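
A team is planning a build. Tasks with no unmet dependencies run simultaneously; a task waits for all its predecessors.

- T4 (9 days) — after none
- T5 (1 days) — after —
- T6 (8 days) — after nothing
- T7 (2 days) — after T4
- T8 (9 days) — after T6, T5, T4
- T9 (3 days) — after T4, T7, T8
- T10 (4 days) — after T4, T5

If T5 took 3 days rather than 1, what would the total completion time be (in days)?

21

The binding path is T4→T8→T9 = 9+9+3 = 21; finish at 21 days.
The longest path through T5 is only 13 days, so T5 has float 8.
No other chain overtakes it, so the finish is 21 days.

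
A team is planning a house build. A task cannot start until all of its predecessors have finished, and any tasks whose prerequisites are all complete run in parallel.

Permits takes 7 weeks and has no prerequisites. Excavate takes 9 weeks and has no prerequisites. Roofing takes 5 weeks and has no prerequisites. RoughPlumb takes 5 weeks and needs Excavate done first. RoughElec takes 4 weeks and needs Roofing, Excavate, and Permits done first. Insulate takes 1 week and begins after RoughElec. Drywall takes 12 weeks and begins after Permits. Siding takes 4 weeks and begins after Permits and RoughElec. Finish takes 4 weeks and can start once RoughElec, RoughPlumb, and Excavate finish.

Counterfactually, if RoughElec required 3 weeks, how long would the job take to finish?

19

Critical path before the change: Permits→Drywall = 7+12 = 19 giving 19 weeks.
The longest path through RoughElec is only 17 weeks, so RoughElec has float 2.
The critical path is still Permits→Drywall; finish is now 19 weeks.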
-=-=-=-=-
Could you find each line in the entries that contains the string "start" and copy it?

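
A team is planning a house build. A task cannot start until all of its predecessors have finished, and any tasks whose prerequisites are all complete run in parallel.
Permits takes 7 weeks and has no prerequisites. Excavate takes 9 weeks and has no prerequisites. Roofing takes 5 weeks and has no prerequisites. RoughPlumb takes 5 weeks and needs Excavate done first. RoughElec takes 4 weeks and needs Roofing, Excavate, and Permits done first. Insulate takes 1 week and begins after RoughElec. Drywall takes 12 weeks and begins after Permits. Siding takes 4 weeks and begins after Permits and RoughElec. Finish takes 4 weeks and can start once RoughElec, RoughPlumb, and Excavate finish.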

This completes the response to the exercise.